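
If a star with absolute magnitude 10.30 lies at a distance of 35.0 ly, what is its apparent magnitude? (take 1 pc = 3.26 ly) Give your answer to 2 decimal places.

d = 35.0 ly / 3.26 = 10.74 pc
m = M + 5 log₁₀ d − 5 = 10.30 + 5·1.0309 − 5 = 10.454

m ≈ 10.45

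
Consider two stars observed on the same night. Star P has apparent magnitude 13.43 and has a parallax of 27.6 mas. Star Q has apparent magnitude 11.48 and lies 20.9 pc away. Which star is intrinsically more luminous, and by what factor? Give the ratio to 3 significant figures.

Star P: p = 27.6 mas = 0.0276″ → d = 1/p = 36.23 pc
Star P: M = m − 5 log₁₀ d + 5 = 13.43 − 5·1.5591 + 5 = 10.635
Star Q: M = m − 5 log₁₀ d + 5 = 11.48 − 5·1.3201 + 5 = 9.879
ΔM = M_P − M_Q = 10.635 − (9.879) = 0.755; smaller M is more luminous → Star Q.
L ratio = 10^(0.4 |ΔM|) = 10^0.302 = 2.005

Star Q is more luminous, by a factor of 2.00.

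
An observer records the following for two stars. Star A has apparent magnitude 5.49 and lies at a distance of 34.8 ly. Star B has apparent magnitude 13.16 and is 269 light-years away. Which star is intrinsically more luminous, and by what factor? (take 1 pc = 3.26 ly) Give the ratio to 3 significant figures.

Star A: d = 34.8 ly / 3.26 = 10.67 pc
Star A: M = m − 5 log₁₀ d + 5 = 5.49 − 5·1.0284 + 5 = 5.348
Star B: d = 269 ly / 3.26 = 82.52 pc
Star B: M = m − 5 log₁₀ d + 5 = 13.16 − 5·1.9165 + 5 = 8.577
ΔM = M_A − M_B = 5.348 − (8.577) = -3.229; smaller M is more luminous → Star A.
L ratio = 10^(0.4 |ΔM|) = 10^1.292 = 19.57

Star A is more luminous, by a factor of 19.6.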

- - - - -

With nothing added or left out, print the data again.

# [Exercise response]
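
If a star with absolute magnitude 10.30 lies at a distance of 35.0 ly, what is its apparent magnitude? (take 1 pc = 3.26 ly) Give your answer to 2 decimal places.

d = 35.0 ly / 3.26 = 10.74 pc
m = M + 5 log₁₀ d − 5 = 10.30 + 5·1.0309 − 5 = 10.454

m ≈ 10.45

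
Consider two stars observed on the same night. Star P has apparent magnitude 13.43 and has a parallax of 27.6 mas. Star Q has apparent magnitude 11.48 and lies 20.9 pc away. Which star is intrinsically more luminous, and by what factor? Give the ratio to 3 significant figures.

Star P: p = 27.6 mas = 0.0276″ → d = 1/p = 36.23 pc
Star P: M = m − 5 log₁₀ d + 5 = 13.43 − 5·1.5591 + 5 = 10.635
Star Q: M = m − 5 log₁₀ d + 5 = 11.48 − 5·1.3201 + 5 = 9.879
ΔM = M_P − M_Q = 10.635 − (9.879) = 0.755; smaller M is more luminous → Star Q.
L ratio = 10^(0.4 |ΔM|) = 10^0.302 = 2.005

Star Q is more luminous, by a factor of 2.00.

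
An observer records the following for two stars. Star A has apparent magnitude 5.49 and lies at a distance of 34.8 ly. Star B has apparent magnitude 13.16 and is 269 light-years away. Which star is intrinsically more luminous, and by what factor? (take 1 pc = 3.26 ly) Give the ratio to 3 significant figures.

Star A: d = 34.8 ly / 3.26 = 10.67 pc
Star A: M = m − 5 log₁₀ d + 5 = 5.49 − 5·1.0284 + 5 = 5.348
Star B: d = 269 ly / 3.26 = 82.52 pc
Star B: M = m − 5 log₁₀ d + 5 = 13.16 − 5·1.9165 + 5 = 8.577
ΔM = M_A − M_B = 5.348 − (8.577) = -3.229; smaller M is more luminous → Star A.
L ratio = 10^(0.4 |ΔM|) = 10^1.292 = 19.57

Star A is more luminous, by a factor of 19.6.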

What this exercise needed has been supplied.